■ WORK TO BE COMPLETED ■
The first line to keep is the one containing "Starting from (p, q, r, s)^(0)"; restate it and all lines after it through the end of the material, word for word and nothing else.

DATA SUPPLIED Start Marker

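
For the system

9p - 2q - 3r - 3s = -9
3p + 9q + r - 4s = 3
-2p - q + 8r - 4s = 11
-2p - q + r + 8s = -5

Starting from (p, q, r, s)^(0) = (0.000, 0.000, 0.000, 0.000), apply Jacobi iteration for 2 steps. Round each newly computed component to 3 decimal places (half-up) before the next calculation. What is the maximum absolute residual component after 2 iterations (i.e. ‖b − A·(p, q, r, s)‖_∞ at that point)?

2.897

Iteration 1:
  p = (-9 - (-2)·0.000 - (-3)·0.000 - (-3)·0.000) / (9) = -1.000
  q = (3 - (3)·0.000 - (1)·0.000 - (-4)·0.000) / (9) = 0.333
  r = (11 - (-2)·0.000 - (-1)·0.000 - (-4)·0.000) / (8) = 1.375
  s = (-5 - (-2)·0.000 - (-1)·0.000 - (1)·0.000) / (8) = -0.625
Iteration 2:
  p = (-9 - (-2)·0.333 - (-3)·1.375 - (-3)·-0.625) / (9) = -0.676
  q = (3 - (3)·-1.000 - (1)·1.375 - (-4)·-0.625) / (9) = 0.236
  r = (11 - (-2)·-1.000 - (-1)·0.333 - (-4)·-0.625) / (8) = 0.854
  s = (-5 - (-2)·-1.000 - (-1)·0.333 - (1)·1.375) / (8) = -1.005
Residual b − A·x = (-2.897, -1.970, -0.968, 1.070); ∞-norm = 2.897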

DATA SUPPLIED End Marker

■ RESULT OF THIS EXERCISE ■
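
Starting from (p, q, r, s)^(0) = (0.000, 0.000, 0.000, 0.000), apply Jacobi iteration for 2 steps. Round each newly computed component to 3 decimal places (half-up) before the next calculation. What is the maximum absolute residual component after 2 iterations (i.e. ‖b − A·(p, q, r, s)‖_∞ at that point)?

2.897

Iteration 1:
  p = (-9 - (-2)·0.000 - (-3)·0.000 - (-3)·0.000) / (9) = -1.000
  q = (3 - (3)·0.000 - (1)·0.000 - (-4)·0.000) / (9) = 0.333
  r = (11 - (-2)·0.000 - (-1)·0.000 - (-4)·0.000) / (8) = 1.375
  s = (-5 - (-2)·0.000 - (-1)·0.000 - (1)·0.000) / (8) = -0.625
Iteration 2:
  p = (-9 - (-2)·0.333 - (-3)·1.375 - (-3)·-0.625) / (9) = -0.676
  q = (3 - (3)·-1.000 - (1)·1.375 - (-4)·-0.625) / (9) = 0.236
  r = (11 - (-2)·-1.000 - (-1)·0.333 - (-4)·-0.625) / (8) = 0.854
  s = (-5 - (-2)·-1.000 - (-1)·0.333 - (1)·1.375) / (8) = -1.005
Residual b − A·x = (-2.897, -1.970, -0.968, 1.070); ∞-norm = 2.897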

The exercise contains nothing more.